↓↓↓
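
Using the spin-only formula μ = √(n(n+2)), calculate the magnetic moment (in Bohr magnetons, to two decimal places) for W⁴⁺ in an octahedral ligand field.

2.83 Bohr magnetons

Group 6 minus oxidation state +4 gives a d² configuration for W⁴⁺.
For octahedral d² the high- and low-spin configurations coincide.
Configuration: t2g^2 e_g^0 → 2 unpaired electrons.
μ(spin-only) = √[2(2+2)] = √8 ≈ 2.83 Bohr magnetons.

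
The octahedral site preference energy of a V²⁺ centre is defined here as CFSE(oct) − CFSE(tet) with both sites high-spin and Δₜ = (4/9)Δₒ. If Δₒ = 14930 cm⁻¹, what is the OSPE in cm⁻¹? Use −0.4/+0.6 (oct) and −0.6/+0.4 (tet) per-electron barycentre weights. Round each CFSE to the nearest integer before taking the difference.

Group 5 minus oxidation state +2 gives a d³ configuration for V²⁺.
In an octahedral site d³ (HS) is t₂g³ eg⁰, giving CFSE(oct) = -1.2Δₒ = -17916 cm⁻¹.
Tetrahedral: e² t₂¹, CFSE = 2(−0.6) + 1(+0.4) = -0.8Δₜ = -0.8 × (4/9) × 14930 = -5308 cm⁻¹.
OSPE = CFSE(oct) − CFSE(tet) = -17916 − (-5308) = -12608 cm⁻¹.

-12608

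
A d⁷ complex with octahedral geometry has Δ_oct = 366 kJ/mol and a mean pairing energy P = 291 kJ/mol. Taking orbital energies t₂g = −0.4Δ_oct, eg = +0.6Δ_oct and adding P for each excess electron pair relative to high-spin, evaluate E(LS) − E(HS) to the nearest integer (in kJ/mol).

High-spin d⁷ fills as t₂g⁵ eg² with CFSE 5(−0.4) + 2(+0.6) = -0.8Δ_oct = -293 kJ/mol.
For low-spin the configuration is t₂g⁶ eg¹: orbital energy -1.8 × 366 = -659 kJ/mol, and 1 additional pair relative to high-spin adds 291 kJ/mol, giving -368 kJ/mol.
E(LS) − E(HS) = -368 − (-293) = -75 kJ/mol.

-75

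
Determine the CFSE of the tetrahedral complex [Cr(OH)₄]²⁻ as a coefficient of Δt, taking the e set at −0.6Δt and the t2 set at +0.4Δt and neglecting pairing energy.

Each OH⁻ contributes -1; 4 × (-1) = -4. With overall charge -2, Cr is in the +2 oxidation state.
Group 6 minus oxidation state +2 gives a d⁴ configuration for Cr²⁺.
Tetrahedral splitting is small, so the complex is high-spin.
Configuration: e^2 t2^2.
CFSE = 2(-0.6Δt) + 2(0.4Δt) = -1.2Δt + 0.8Δt = -0.4Δt.

-0.4 Δt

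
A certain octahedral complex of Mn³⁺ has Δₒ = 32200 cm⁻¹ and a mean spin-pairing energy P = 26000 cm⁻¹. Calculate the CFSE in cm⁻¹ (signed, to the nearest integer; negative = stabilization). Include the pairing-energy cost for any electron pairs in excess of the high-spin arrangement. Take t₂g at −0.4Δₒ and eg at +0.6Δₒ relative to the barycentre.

-25520

Mn is in group 7, so Mn³⁺ is d⁴ (7 − 3 = 4).
Here Δₒ > P (32200 > 26000), so the low-spin state is favoured.
Filling d⁴ accordingly: t₂g⁴ eg⁰.
Orbital CFSE = -1.6Δₒ = -1.6 × 32200 = -51520 cm⁻¹.
Excess pairs vs high-spin: 1 − 0 = 1; pairing cost = +26000 cm⁻¹.
Net CFSE = -51520 + 26000 = -25520 cm⁻¹.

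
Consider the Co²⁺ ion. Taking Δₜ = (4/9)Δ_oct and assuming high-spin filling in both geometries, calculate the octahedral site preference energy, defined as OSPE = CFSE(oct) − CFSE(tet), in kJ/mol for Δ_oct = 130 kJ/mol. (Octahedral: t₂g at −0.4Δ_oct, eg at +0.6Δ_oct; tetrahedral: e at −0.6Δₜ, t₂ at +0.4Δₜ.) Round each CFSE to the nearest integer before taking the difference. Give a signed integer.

-35

Group 9 minus oxidation state +2 gives a d⁷ configuration for Co²⁺.
Octahedral (high-spin): t2g^5 e_g^2, CFSE = 5(−0.4) + 2(+0.6) = -0.8Δ_oct = -0.8 × 130 = -104 kJ/mol.
Tetrahedral: e^4 t2^3, CFSE = 4(−0.6) + 3(+0.4) = -1.2Δₜ = -1.2 × (4/9) × 130 = -69 kJ/mol.
Subtracting, OSPE = -104 − (-69) = -35 kJ/mol.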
↑↑↑
Exactly as they appear above, return all of the records.

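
Using the spin-only formula μ = √(n(n+2)), calculate the magnetic moment (in Bohr magnetons, to two decimal places) for W⁴⁺ in an octahedral ligand field.

2.83 Bohr magnetons

Group 6 minus oxidation state +4 gives a d² configuration for W⁴⁺.
For octahedral d² the high- and low-spin configurations coincide.
Configuration: t2g^2 e_g^0 → 2 unpaired electrons.
μ(spin-only) = √[2(2+2)] = √8 ≈ 2.83 Bohr magnetons.

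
The octahedral site preference energy of a V²⁺ centre is defined here as CFSE(oct) − CFSE(tet) with both sites high-spin and Δₜ = (4/9)Δₒ. If Δₒ = 14930 cm⁻¹, what is the OSPE in cm⁻¹? Use −0.4/+0.6 (oct) and −0.6/+0.4 (tet) per-electron barycentre weights. Round each CFSE to the nearest integer before taking the difference.

Group 5 minus oxidation state +2 gives a d³ configuration for V²⁺.
In an octahedral site d³ (HS) is t₂g³ eg⁰, giving CFSE(oct) = -1.2Δₒ = -17916 cm⁻¹.
Tetrahedral: e² t₂¹, CFSE = 2(−0.6) + 1(+0.4) = -0.8Δₜ = -0.8 × (4/9) × 14930 = -5308 cm⁻¹.
OSPE = CFSE(oct) − CFSE(tet) = -17916 − (-5308) = -12608 cm⁻¹.

-12608

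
A d⁷ complex with octahedral geometry has Δ_oct = 366 kJ/mol and a mean pairing energy P = 291 kJ/mol. Taking orbital energies t₂g = −0.4Δ_oct, eg = +0.6Δ_oct and adding P for each excess electron pair relative to high-spin, evaluate E(LS) − E(HS) to the nearest integer (in kJ/mol).

High-spin d⁷ fills as t₂g⁵ eg² with CFSE 5(−0.4) + 2(+0.6) = -0.8Δ_oct = -293 kJ/mol.
For low-spin the configuration is t₂g⁶ eg¹: orbital energy -1.8 × 366 = -659 kJ/mol, and 1 additional pair relative to high-spin adds 291 kJ/mol, giving -368 kJ/mol.
E(LS) − E(HS) = -368 − (-293) = -75 kJ/mol.

-75

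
Determine the CFSE of the tetrahedral complex [Cr(OH)₄]²⁻ as a coefficient of Δt, taking the e set at −0.6Δt and the t2 set at +0.4Δt and neglecting pairing energy.

Each OH⁻ contributes -1; 4 × (-1) = -4. With overall charge -2, Cr is in the +2 oxidation state.
Group 6 minus oxidation state +2 gives a d⁴ configuration for Cr²⁺.
Tetrahedral splitting is small, so the complex is high-spin.
Configuration: e^2 t2^2.
CFSE = 2(-0.6Δt) + 2(0.4Δt) = -1.2Δt + 0.8Δt = -0.4Δt.

-0.4 Δt

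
A certain octahedral complex of Mn³⁺ has Δₒ = 32200 cm⁻¹ and a mean spin-pairing energy P = 26000 cm⁻¹. Calculate the CFSE in cm⁻¹ (signed, to the nearest integer; negative = stabilization). Include the pairing-energy cost for any electron pairs in excess of the high-spin arrangement. Take t₂g at −0.4Δₒ and eg at +0.6Δₒ relative to the barycentre.

-25520

Mn is in group 7, so Mn³⁺ is d⁴ (7 − 3 = 4).
Here Δₒ > P (32200 > 26000), so the low-spin state is favoured.
Filling d⁴ accordingly: t₂g⁴ eg⁰.
Orbital CFSE = -1.6Δₒ = -1.6 × 32200 = -51520 cm⁻¹.
Excess pairs vs high-spin: 1 − 0 = 1; pairing cost = +26000 cm⁻¹.
Net CFSE = -51520 + 26000 = -25520 cm⁻¹.

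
Consider the Co²⁺ ion. Taking Δₜ = (4/9)Δ_oct and assuming high-spin filling in both geometries, calculate the octahedral site preference energy, defined as OSPE = CFSE(oct) − CFSE(tet), in kJ/mol for Δ_oct = 130 kJ/mol. (Octahedral: t₂g at −0.4Δ_oct, eg at +0.6Δ_oct; tetrahedral: e at −0.6Δₜ, t₂ at +0.4Δₜ.) Round each CFSE to the nearest integer before taking the difference. Give a signed integer.

-35

Group 9 minus oxidation state +2 gives a d⁷ configuration for Co²⁺.
Octahedral (high-spin): t2g^5 e_g^2, CFSE = 5(−0.4) + 2(+0.6) = -0.8Δ_oct = -0.8 × 130 = -104 kJ/mol.
Tetrahedral: e^4 t2^3, CFSE = 4(−0.6) + 3(+0.4) = -1.2Δₜ = -1.2 × (4/9) × 130 = -69 kJ/mol.
Subtracting, OSPE = -104 − (-69) = -35 kJ/mol.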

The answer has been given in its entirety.